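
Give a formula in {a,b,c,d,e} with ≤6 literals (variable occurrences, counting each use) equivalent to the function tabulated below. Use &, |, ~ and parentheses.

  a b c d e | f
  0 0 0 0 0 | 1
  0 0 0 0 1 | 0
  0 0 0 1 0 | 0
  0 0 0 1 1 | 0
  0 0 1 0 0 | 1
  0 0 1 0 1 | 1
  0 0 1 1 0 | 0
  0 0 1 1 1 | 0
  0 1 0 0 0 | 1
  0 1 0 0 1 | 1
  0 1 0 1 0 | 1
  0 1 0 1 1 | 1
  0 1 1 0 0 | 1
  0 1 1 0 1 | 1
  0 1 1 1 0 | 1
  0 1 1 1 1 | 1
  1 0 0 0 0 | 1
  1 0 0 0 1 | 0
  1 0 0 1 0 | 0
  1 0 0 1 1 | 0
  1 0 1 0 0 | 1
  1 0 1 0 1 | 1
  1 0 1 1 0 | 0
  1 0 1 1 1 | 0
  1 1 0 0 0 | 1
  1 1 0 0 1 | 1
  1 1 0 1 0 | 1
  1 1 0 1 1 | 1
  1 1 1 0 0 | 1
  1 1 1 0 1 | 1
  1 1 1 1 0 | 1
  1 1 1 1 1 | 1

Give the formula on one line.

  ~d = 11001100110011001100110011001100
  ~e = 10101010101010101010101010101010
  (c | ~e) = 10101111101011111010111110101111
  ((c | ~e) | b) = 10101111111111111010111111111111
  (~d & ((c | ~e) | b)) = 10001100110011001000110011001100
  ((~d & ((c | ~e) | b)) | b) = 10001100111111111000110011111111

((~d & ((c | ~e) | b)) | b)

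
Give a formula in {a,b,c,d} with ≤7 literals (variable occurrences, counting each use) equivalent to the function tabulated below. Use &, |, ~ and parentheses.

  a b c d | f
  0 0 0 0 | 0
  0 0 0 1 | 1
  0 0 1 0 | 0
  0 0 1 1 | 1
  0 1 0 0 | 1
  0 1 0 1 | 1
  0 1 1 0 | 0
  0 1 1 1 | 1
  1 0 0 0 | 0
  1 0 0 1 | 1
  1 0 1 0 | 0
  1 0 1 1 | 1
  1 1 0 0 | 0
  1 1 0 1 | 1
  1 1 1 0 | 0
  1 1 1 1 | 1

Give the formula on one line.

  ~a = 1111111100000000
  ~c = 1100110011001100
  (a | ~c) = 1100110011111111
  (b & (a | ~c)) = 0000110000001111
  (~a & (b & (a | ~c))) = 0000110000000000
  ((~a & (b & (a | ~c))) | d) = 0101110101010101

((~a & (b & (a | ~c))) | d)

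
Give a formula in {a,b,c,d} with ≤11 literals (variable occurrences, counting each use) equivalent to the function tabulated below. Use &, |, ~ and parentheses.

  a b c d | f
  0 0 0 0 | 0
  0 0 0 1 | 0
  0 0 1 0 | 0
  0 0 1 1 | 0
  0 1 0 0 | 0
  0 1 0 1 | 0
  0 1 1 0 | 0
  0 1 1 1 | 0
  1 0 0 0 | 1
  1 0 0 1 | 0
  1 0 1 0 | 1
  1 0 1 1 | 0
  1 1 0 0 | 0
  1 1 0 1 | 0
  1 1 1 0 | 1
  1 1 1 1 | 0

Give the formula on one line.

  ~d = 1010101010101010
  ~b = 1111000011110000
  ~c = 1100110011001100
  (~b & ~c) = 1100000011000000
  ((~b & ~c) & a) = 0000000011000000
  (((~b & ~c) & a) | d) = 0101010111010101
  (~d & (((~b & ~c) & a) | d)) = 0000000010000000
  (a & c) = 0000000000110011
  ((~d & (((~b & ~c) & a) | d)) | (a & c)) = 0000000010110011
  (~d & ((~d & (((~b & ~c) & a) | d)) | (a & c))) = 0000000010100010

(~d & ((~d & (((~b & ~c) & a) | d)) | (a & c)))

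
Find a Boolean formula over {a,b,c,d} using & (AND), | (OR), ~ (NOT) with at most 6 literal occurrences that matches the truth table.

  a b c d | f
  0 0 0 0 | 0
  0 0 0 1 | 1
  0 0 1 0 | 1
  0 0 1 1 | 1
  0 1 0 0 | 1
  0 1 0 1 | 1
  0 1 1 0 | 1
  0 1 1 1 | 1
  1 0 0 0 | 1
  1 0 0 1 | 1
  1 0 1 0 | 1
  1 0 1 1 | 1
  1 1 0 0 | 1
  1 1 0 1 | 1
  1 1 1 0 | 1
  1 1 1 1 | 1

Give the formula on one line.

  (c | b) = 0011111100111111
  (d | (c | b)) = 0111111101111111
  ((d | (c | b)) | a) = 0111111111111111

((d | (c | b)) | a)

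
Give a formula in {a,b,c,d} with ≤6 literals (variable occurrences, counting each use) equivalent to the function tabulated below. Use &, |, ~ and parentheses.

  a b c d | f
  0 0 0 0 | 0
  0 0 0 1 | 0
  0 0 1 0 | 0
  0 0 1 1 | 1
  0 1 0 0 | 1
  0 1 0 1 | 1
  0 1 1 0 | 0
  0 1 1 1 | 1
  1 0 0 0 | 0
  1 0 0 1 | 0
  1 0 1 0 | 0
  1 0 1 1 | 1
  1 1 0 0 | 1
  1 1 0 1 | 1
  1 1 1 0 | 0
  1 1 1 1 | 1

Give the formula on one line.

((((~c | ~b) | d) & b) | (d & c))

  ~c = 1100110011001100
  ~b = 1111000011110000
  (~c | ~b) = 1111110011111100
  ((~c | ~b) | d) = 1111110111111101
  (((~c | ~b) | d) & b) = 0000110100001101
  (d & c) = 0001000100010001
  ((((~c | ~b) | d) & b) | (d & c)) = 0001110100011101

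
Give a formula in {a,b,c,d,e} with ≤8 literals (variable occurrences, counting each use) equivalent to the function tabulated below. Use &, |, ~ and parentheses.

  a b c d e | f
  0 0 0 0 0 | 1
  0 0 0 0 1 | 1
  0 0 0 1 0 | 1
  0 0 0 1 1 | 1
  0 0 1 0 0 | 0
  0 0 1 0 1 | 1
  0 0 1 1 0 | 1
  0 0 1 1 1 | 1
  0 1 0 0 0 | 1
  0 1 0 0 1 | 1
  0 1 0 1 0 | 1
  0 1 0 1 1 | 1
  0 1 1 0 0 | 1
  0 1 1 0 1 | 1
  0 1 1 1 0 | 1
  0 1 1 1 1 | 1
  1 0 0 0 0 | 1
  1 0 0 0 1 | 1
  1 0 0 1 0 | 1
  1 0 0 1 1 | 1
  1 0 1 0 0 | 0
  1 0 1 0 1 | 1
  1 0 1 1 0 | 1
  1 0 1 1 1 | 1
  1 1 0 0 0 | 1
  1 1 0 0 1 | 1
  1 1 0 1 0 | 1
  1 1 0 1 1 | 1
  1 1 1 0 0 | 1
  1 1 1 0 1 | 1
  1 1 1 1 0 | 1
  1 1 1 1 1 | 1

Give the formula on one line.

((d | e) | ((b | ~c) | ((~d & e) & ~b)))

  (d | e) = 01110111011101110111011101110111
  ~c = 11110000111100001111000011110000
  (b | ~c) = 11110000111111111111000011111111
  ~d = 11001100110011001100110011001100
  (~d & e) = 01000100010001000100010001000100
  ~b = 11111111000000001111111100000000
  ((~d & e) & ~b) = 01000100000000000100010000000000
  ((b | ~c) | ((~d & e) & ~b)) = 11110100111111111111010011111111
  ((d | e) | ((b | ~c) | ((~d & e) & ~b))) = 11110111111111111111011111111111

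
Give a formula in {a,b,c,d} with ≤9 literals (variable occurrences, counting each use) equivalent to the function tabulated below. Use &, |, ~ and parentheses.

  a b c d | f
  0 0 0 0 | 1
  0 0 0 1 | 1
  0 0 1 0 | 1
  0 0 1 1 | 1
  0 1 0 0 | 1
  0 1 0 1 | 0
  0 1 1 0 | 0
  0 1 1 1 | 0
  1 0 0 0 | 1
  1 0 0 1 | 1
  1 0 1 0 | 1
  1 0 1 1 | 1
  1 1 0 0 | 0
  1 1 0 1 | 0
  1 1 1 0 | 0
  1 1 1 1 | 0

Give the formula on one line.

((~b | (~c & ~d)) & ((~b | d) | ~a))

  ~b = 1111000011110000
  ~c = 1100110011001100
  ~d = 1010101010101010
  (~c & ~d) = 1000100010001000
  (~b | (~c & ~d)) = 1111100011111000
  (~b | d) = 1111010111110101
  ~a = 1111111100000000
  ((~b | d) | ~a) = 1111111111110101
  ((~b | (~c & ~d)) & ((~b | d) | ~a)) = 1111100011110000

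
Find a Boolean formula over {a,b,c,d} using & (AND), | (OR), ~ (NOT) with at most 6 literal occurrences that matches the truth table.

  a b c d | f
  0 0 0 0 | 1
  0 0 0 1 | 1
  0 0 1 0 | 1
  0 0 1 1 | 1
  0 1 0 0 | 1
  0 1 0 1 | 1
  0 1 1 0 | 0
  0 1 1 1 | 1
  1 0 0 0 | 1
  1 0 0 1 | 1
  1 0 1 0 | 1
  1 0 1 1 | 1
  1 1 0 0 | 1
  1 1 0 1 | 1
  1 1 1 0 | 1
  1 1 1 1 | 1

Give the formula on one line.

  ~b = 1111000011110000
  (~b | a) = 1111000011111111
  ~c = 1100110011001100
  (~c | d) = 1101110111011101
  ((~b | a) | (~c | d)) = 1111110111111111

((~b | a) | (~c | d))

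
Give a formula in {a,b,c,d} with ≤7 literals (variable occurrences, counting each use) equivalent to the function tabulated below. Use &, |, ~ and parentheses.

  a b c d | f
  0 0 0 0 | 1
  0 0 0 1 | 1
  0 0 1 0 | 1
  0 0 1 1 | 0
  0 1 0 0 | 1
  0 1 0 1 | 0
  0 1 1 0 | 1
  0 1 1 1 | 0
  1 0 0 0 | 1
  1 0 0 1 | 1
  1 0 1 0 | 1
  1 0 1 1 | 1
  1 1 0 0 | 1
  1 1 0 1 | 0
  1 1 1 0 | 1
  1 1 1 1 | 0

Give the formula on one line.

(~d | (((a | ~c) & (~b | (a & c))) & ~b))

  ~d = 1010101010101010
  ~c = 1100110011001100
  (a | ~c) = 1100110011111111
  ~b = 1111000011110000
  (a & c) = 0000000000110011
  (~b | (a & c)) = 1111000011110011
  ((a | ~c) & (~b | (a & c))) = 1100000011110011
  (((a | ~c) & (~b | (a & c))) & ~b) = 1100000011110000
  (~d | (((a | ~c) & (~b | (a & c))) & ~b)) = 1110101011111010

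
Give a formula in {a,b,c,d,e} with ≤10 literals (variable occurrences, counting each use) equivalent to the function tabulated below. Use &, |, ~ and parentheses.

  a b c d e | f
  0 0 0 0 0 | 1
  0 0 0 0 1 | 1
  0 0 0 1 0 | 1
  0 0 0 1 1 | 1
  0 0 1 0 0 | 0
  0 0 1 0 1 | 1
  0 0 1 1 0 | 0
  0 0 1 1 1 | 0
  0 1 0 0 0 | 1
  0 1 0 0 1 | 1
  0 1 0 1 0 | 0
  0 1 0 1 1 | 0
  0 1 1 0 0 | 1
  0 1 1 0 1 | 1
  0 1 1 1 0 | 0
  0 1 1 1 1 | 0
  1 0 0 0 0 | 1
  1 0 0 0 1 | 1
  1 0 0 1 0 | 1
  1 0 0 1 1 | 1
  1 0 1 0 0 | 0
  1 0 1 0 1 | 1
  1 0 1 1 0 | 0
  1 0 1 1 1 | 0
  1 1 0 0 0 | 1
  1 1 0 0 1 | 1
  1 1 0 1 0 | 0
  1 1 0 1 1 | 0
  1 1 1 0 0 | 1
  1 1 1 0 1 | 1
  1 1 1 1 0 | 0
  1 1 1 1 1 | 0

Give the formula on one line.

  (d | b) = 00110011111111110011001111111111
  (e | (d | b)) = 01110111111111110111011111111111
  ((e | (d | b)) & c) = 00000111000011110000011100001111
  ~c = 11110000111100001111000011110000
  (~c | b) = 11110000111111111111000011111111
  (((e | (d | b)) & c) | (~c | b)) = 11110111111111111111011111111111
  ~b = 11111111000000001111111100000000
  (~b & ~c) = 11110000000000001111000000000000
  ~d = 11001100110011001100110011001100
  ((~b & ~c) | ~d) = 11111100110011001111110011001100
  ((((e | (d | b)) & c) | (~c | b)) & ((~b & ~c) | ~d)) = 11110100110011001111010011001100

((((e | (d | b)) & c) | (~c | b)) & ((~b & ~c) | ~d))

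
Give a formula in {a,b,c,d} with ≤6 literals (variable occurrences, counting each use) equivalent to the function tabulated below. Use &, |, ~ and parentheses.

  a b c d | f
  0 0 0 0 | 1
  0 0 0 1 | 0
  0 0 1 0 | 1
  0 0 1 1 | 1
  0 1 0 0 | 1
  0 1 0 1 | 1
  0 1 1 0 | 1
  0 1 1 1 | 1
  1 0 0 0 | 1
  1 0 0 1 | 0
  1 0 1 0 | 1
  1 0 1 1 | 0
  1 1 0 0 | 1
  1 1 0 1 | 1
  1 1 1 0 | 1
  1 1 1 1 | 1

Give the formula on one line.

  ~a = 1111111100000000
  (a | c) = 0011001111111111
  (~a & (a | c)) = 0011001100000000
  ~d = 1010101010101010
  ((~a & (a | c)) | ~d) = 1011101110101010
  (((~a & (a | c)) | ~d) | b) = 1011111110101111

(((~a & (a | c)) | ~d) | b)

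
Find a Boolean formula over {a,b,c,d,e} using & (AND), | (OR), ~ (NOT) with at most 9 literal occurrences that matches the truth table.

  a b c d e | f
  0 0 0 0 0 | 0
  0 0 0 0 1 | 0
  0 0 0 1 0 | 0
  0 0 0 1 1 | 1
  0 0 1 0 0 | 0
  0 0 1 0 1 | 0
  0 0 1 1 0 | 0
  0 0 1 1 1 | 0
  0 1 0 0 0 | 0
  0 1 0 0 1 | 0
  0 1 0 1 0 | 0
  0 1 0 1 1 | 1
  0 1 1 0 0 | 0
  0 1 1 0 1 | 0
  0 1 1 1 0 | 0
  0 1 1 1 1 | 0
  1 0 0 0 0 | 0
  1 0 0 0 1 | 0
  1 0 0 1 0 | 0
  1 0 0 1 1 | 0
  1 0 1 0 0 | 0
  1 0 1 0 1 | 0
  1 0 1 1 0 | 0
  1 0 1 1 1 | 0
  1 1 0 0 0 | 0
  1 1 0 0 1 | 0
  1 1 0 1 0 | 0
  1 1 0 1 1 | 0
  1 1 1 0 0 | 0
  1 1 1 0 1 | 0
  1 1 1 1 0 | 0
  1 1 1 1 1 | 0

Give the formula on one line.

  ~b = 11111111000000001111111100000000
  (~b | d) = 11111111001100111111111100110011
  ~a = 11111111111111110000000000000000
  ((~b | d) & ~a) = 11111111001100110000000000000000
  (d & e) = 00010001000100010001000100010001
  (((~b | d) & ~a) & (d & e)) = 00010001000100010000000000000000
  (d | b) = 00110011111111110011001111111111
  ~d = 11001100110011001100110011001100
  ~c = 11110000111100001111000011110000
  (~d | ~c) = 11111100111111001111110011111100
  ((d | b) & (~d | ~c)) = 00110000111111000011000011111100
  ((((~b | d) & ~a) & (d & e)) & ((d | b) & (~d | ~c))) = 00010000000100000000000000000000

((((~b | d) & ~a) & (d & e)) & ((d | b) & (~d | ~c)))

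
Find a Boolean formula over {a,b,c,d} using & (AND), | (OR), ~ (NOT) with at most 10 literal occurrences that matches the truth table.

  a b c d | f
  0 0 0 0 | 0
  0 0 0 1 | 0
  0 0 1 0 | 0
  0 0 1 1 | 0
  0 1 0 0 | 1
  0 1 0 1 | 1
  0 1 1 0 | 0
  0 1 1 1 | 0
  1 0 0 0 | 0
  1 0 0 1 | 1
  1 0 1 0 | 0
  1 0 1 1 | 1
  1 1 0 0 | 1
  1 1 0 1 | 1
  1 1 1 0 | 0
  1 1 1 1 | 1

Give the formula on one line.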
********
The number of lines in the records that include "Boolean" is what is needed, with no other words.

*Response to the task:* 4